(Extracted records)
════════════════════

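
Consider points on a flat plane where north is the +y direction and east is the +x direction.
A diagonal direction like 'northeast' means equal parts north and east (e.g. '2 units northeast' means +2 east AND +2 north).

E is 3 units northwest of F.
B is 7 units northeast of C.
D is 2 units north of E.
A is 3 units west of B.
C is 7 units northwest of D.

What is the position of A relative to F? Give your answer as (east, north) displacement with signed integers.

Answer: A is at (east=-6, north=19) relative to F.

Derivation:
Place F at the origin (east=0, north=0).
  E is 3 units northwest of F: delta (east=-3, north=+3); E at (east=-3, north=3).
  D is 2 units north of E: delta (east=+0, north=+2); D at (east=-3, north=5).
  C is 7 units northwest of D: delta (east=-7, north=+7); C at (east=-10, north=12).
  B is 7 units northeast of C: delta (east=+7, north=+7); B at (east=-3, north=19).
  A is 3 units west of B: delta (east=-3, north=+0); A at (east=-6, north=19).
Therefore A relative to F: (east=-6, north=19).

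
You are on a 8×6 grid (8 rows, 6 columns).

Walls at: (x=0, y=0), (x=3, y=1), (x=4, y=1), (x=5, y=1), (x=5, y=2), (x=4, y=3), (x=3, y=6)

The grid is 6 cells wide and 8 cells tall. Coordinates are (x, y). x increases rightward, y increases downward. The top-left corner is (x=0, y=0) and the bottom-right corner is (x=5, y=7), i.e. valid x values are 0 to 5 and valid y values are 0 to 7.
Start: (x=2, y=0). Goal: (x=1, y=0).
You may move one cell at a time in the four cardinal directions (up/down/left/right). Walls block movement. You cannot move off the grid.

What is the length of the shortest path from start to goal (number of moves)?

BFS from (x=2, y=0) until reaching (x=1, y=0):
  Distance 0: (x=2, y=0)
  Distance 1: (x=1, y=0), (x=3, y=0), (x=2, y=1)  <- goal reached here
One shortest path (1 moves): (x=2, y=0) -> (x=1, y=0)

Answer: Shortest path length: 1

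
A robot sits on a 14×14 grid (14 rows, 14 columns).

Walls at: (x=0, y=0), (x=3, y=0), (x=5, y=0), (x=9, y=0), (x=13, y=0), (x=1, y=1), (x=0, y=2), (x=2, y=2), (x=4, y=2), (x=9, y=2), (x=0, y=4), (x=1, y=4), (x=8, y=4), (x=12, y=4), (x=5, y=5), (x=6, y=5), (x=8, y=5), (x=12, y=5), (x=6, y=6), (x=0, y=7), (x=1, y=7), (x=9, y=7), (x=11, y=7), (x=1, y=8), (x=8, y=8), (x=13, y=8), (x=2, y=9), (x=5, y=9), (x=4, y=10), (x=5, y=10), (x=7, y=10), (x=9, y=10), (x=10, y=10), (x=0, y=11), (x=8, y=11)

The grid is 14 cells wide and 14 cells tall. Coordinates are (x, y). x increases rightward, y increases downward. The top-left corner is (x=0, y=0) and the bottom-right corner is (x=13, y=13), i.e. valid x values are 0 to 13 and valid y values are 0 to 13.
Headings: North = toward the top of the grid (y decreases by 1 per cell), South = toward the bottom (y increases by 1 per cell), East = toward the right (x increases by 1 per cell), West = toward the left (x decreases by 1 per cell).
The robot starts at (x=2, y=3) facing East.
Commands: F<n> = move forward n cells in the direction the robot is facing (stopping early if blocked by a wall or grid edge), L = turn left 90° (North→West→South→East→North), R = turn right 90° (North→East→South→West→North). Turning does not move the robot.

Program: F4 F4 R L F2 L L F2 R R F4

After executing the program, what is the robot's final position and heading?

Answer: Final position: (x=13, y=3), facing East

Derivation:
Start: (x=2, y=3), facing East
  F4: move forward 4, now at (x=6, y=3)
  F4: move forward 4, now at (x=10, y=3)
  R: turn right, now facing South
  L: turn left, now facing East
  F2: move forward 2, now at (x=12, y=3)
  L: turn left, now facing North
  L: turn left, now facing West
  F2: move forward 2, now at (x=10, y=3)
  R: turn right, now facing North
  R: turn right, now facing East
  F4: move forward 3/4 (blocked), now at (x=13, y=3)
Final: (x=13, y=3), facing East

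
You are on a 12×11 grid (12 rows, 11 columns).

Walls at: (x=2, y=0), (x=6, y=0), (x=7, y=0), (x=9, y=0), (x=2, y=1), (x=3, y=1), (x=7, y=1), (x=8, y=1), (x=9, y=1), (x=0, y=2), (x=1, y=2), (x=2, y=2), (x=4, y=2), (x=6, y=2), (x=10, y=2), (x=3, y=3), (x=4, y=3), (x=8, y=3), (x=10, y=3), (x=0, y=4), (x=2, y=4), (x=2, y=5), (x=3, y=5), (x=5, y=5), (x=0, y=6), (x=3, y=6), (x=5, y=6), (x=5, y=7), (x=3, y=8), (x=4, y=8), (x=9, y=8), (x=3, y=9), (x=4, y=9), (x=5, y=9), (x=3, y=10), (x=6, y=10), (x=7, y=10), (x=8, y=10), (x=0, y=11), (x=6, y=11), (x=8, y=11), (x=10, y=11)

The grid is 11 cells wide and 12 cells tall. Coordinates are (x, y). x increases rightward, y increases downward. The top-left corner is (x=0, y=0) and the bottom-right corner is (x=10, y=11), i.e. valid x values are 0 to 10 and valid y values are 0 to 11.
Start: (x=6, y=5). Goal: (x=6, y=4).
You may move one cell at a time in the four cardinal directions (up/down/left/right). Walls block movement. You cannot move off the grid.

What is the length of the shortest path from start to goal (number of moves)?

Answer: Shortest path length: 1

Derivation:
BFS from (x=6, y=5) until reaching (x=6, y=4):
  Distance 0: (x=6, y=5)
  Distance 1: (x=6, y=4), (x=7, y=5), (x=6, y=6)  <- goal reached here
One shortest path (1 moves): (x=6, y=5) -> (x=6, y=4)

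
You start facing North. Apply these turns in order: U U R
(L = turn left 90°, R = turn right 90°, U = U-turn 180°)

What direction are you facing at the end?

Start: North
  U (U-turn (180°)) -> South
  U (U-turn (180°)) -> North
  R (right (90° clockwise)) -> East
Final: East

Answer: Final heading: East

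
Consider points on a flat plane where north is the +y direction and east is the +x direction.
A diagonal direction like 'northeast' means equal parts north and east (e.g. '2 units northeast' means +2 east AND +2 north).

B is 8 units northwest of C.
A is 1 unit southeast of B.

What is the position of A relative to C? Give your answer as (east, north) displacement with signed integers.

Answer: A is at (east=-7, north=7) relative to C.

Derivation:
Place C at the origin (east=0, north=0).
  B is 8 units northwest of C: delta (east=-8, north=+8); B at (east=-8, north=8).
  A is 1 unit southeast of B: delta (east=+1, north=-1); A at (east=-7, north=7).
Therefore A relative to C: (east=-7, north=7).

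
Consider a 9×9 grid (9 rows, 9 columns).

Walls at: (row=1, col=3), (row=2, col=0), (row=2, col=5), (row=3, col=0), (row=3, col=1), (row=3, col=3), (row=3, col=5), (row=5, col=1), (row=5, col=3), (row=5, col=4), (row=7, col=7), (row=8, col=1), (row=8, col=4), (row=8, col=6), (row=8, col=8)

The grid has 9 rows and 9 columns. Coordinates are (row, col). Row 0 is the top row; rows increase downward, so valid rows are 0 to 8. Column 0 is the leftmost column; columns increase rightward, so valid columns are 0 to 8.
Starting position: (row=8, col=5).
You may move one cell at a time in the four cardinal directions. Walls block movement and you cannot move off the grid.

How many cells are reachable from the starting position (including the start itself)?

Answer: Reachable cells: 65

Derivation:
BFS flood-fill from (row=8, col=5):
  Distance 0: (row=8, col=5)
  Distance 1: (row=7, col=5)
  Distance 2: (row=6, col=5), (row=7, col=4), (row=7, col=6)
  Distance 3: (row=5, col=5), (row=6, col=4), (row=6, col=6), (row=7, col=3)
  Distance 4: (row=4, col=5), (row=5, col=6), (row=6, col=3), (row=6, col=7), (row=7, col=2), (row=8, col=3)
  Distance 5: (row=4, col=4), (row=4, col=6), (row=5, col=7), (row=6, col=2), (row=6, col=8), (row=7, col=1), (row=8, col=2)
  Distance 6: (row=3, col=4), (row=3, col=6), (row=4, col=3), (row=4, col=7), (row=5, col=2), (row=5, col=8), (row=6, col=1), (row=7, col=0), (row=7, col=8)
  Distance 7: (row=2, col=4), (row=2, col=6), (row=3, col=7), (row=4, col=2), (row=4, col=8), (row=6, col=0), (row=8, col=0)
  Distance 8: (row=1, col=4), (row=1, col=6), (row=2, col=3), (row=2, col=7), (row=3, col=2), (row=3, col=8), (row=4, col=1), (row=5, col=0)
  Distance 9: (row=0, col=4), (row=0, col=6), (row=1, col=5), (row=1, col=7), (row=2, col=2), (row=2, col=8), (row=4, col=0)
  Distance 10: (row=0, col=3), (row=0, col=5), (row=0, col=7), (row=1, col=2), (row=1, col=8), (row=2, col=1)
  Distance 11: (row=0, col=2), (row=0, col=8), (row=1, col=1)
  Distance 12: (row=0, col=1), (row=1, col=0)
  Distance 13: (row=0, col=0)
Total reachable: 65 (grid has 66 open cells total)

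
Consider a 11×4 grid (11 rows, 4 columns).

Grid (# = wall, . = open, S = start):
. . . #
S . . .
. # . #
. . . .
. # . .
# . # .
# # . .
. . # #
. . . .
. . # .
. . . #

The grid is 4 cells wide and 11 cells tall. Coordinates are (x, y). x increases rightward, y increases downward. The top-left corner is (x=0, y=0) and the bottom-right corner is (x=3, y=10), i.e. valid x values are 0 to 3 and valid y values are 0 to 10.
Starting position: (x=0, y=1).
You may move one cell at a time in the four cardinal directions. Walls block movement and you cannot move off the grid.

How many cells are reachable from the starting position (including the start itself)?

BFS flood-fill from (x=0, y=1):
  Distance 0: (x=0, y=1)
  Distance 1: (x=0, y=0), (x=1, y=1), (x=0, y=2)
  Distance 2: (x=1, y=0), (x=2, y=1), (x=0, y=3)
  Distance 3: (x=2, y=0), (x=3, y=1), (x=2, y=2), (x=1, y=3), (x=0, y=4)
  Distance 4: (x=2, y=3)
  Distance 5: (x=3, y=3), (x=2, y=4)
  Distance 6: (x=3, y=4)
  Distance 7: (x=3, y=5)
  Distance 8: (x=3, y=6)
  Distance 9: (x=2, y=6)
Total reachable: 19 (grid has 32 open cells total)

Answer: Reachable cells: 19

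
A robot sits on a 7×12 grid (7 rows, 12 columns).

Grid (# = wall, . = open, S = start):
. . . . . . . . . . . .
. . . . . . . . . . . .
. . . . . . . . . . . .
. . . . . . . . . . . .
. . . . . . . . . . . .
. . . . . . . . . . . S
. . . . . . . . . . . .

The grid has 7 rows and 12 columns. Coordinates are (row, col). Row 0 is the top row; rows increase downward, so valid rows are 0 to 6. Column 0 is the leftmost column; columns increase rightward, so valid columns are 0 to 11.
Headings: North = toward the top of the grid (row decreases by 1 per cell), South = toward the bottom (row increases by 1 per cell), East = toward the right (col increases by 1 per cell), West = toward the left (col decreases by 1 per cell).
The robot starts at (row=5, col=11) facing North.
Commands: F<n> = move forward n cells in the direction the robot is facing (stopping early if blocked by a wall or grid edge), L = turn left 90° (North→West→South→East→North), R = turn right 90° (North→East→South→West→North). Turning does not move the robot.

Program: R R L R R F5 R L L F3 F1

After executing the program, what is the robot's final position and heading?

Start: (row=5, col=11), facing North
  R: turn right, now facing East
  R: turn right, now facing South
  L: turn left, now facing East
  R: turn right, now facing South
  R: turn right, now facing West
  F5: move forward 5, now at (row=5, col=6)
  R: turn right, now facing North
  L: turn left, now facing West
  L: turn left, now facing South
  F3: move forward 1/3 (blocked), now at (row=6, col=6)
  F1: move forward 0/1 (blocked), now at (row=6, col=6)
Final: (row=6, col=6), facing South

Answer: Final position: (row=6, col=6), facing South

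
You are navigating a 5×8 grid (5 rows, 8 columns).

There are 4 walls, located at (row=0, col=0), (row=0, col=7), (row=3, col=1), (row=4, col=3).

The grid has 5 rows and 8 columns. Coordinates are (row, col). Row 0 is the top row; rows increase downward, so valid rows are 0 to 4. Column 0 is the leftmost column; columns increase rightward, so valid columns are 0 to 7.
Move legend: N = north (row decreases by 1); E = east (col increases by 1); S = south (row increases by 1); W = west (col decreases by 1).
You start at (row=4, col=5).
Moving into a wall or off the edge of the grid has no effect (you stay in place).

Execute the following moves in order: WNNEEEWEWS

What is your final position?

Start: (row=4, col=5)
  W (west): (row=4, col=5) -> (row=4, col=4)
  N (north): (row=4, col=4) -> (row=3, col=4)
  N (north): (row=3, col=4) -> (row=2, col=4)
  E (east): (row=2, col=4) -> (row=2, col=5)
  E (east): (row=2, col=5) -> (row=2, col=6)
  E (east): (row=2, col=6) -> (row=2, col=7)
  W (west): (row=2, col=7) -> (row=2, col=6)
  E (east): (row=2, col=6) -> (row=2, col=7)
  W (west): (row=2, col=7) -> (row=2, col=6)
  S (south): (row=2, col=6) -> (row=3, col=6)
Final: (row=3, col=6)

Answer: Final position: (row=3, col=6)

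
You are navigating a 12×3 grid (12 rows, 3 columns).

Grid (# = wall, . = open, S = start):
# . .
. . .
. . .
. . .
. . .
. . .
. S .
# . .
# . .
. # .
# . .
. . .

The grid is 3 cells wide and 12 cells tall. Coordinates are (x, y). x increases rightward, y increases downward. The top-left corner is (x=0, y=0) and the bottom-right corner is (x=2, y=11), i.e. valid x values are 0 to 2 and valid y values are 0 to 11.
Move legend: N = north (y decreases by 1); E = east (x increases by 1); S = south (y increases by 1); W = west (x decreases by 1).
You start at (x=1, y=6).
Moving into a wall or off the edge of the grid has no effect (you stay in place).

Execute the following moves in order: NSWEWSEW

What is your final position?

Answer: Final position: (x=0, y=6)

Derivation:
Start: (x=1, y=6)
  N (north): (x=1, y=6) -> (x=1, y=5)
  S (south): (x=1, y=5) -> (x=1, y=6)
  W (west): (x=1, y=6) -> (x=0, y=6)
  E (east): (x=0, y=6) -> (x=1, y=6)
  W (west): (x=1, y=6) -> (x=0, y=6)
  S (south): blocked, stay at (x=0, y=6)
  E (east): (x=0, y=6) -> (x=1, y=6)
  W (west): (x=1, y=6) -> (x=0, y=6)
Final: (x=0, y=6)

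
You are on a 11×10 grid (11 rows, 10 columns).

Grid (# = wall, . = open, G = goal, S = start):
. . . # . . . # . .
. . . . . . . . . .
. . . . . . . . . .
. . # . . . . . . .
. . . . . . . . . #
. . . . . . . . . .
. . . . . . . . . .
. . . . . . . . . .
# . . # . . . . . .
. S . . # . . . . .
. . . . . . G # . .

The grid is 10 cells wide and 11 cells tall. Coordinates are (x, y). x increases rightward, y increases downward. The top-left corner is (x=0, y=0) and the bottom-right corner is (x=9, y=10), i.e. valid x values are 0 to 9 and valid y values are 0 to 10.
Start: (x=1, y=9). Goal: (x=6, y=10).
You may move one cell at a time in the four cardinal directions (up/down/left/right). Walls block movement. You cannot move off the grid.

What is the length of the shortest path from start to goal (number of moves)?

BFS from (x=1, y=9) until reaching (x=6, y=10):
  Distance 0: (x=1, y=9)
  Distance 1: (x=1, y=8), (x=0, y=9), (x=2, y=9), (x=1, y=10)
  Distance 2: (x=1, y=7), (x=2, y=8), (x=3, y=9), (x=0, y=10), (x=2, y=10)
  Distance 3: (x=1, y=6), (x=0, y=7), (x=2, y=7), (x=3, y=10)
  Distance 4: (x=1, y=5), (x=0, y=6), (x=2, y=6), (x=3, y=7), (x=4, y=10)
  Distance 5: (x=1, y=4), (x=0, y=5), (x=2, y=5), (x=3, y=6), (x=4, y=7), (x=5, y=10)
  Distance 6: (x=1, y=3), (x=0, y=4), (x=2, y=4), (x=3, y=5), (x=4, y=6), (x=5, y=7), (x=4, y=8), (x=5, y=9), (x=6, y=10)  <- goal reached here
One shortest path (6 moves): (x=1, y=9) -> (x=2, y=9) -> (x=3, y=9) -> (x=3, y=10) -> (x=4, y=10) -> (x=5, y=10) -> (x=6, y=10)

Answer: Shortest path length: 6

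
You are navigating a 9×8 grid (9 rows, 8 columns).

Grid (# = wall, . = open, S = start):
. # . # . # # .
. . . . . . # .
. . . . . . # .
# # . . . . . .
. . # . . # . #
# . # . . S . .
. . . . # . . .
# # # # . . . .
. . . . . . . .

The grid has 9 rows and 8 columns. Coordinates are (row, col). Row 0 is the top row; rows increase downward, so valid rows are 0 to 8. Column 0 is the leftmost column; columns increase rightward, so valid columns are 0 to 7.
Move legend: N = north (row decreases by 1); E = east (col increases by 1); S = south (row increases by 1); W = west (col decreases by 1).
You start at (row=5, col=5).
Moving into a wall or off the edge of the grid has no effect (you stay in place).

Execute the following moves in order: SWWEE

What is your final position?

Start: (row=5, col=5)
  S (south): (row=5, col=5) -> (row=6, col=5)
  W (west): blocked, stay at (row=6, col=5)
  W (west): blocked, stay at (row=6, col=5)
  E (east): (row=6, col=5) -> (row=6, col=6)
  E (east): (row=6, col=6) -> (row=6, col=7)
Final: (row=6, col=7)

Answer: Final position: (row=6, col=7)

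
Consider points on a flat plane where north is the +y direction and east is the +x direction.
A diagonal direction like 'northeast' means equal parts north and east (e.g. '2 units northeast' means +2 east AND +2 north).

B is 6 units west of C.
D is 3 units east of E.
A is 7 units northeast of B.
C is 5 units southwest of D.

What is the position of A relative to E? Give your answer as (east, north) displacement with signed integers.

Place E at the origin (east=0, north=0).
  D is 3 units east of E: delta (east=+3, north=+0); D at (east=3, north=0).
  C is 5 units southwest of D: delta (east=-5, north=-5); C at (east=-2, north=-5).
  B is 6 units west of C: delta (east=-6, north=+0); B at (east=-8, north=-5).
  A is 7 units northeast of B: delta (east=+7, north=+7); A at (east=-1, north=2).
Therefore A relative to E: (east=-1, north=2).

Answer: A is at (east=-1, north=2) relative to E.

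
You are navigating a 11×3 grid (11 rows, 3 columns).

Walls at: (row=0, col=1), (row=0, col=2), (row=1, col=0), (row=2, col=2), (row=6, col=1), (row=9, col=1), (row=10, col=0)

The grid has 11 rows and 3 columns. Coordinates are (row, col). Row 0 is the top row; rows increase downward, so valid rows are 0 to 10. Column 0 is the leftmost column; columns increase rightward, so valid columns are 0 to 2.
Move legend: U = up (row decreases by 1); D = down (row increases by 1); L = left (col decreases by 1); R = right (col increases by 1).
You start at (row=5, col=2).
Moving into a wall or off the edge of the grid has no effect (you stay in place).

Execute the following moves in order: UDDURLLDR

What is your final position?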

════════════════════

● Action item: Transcribe exactly, and only, the lines from the opening line of the records through the line containing "C is 7 units northwest of D.".

● Reply to the task:
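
Consider points on a flat plane where north is the +y direction and east is the +x direction.
A diagonal direction like 'northeast' means equal parts north and east (e.g. '2 units northeast' means +2 east AND +2 north).

E is 3 units northwest of F.
B is 7 units northeast of C.
D is 2 units north of E.
A is 3 units west of B.
C is 7 units northwest of D.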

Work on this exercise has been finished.